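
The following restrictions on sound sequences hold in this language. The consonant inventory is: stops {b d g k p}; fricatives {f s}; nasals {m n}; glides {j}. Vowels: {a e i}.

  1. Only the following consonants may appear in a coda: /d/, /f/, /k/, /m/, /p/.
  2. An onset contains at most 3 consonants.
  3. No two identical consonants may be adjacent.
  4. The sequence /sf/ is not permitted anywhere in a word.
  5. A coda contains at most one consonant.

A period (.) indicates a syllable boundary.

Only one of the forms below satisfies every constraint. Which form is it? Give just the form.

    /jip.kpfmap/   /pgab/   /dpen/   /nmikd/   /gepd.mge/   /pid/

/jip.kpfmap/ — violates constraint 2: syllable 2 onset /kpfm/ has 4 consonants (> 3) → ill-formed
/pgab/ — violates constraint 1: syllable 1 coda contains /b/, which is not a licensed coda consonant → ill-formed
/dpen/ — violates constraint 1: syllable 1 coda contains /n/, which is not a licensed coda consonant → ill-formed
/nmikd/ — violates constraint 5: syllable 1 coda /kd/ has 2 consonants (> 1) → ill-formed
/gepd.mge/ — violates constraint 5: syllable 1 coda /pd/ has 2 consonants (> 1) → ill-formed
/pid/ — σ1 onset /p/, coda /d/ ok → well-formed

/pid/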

════

Starting at the line with "A period (.) indicates a syllable boundary.", retype each line through the final one in the data above, unchanged and with nothing added.

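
A period (.) indicates a syllable boundary.

Only one of the forms below satisfies every constraint. Which form is it? Give just the form.

    /jip.kpfmap/   /pgab/   /dpen/   /nmikd/   /gepd.mge/   /pid/

/jip.kpfmap/ — violates constraint 2: syllable 2 onset /kpfm/ has 4 consonants (> 3) → ill-formed
/pgab/ — violates constraint 1: syllable 1 coda contains /b/, which is not a licensed coda consonant → ill-formed
/dpen/ — violates constraint 1: syllable 1 coda contains /n/, which is not a licensed coda consonant → ill-formed
/nmikd/ — violates constraint 5: syllable 1 coda /kd/ has 2 consonants (> 1) → ill-formed
/gepd.mge/ — violates constraint 5: syllable 1 coda /pd/ has 2 consonants (> 1) → ill-formed
/pid/ — σ1 onset /p/, coda /d/ ok → well-formed

/pid/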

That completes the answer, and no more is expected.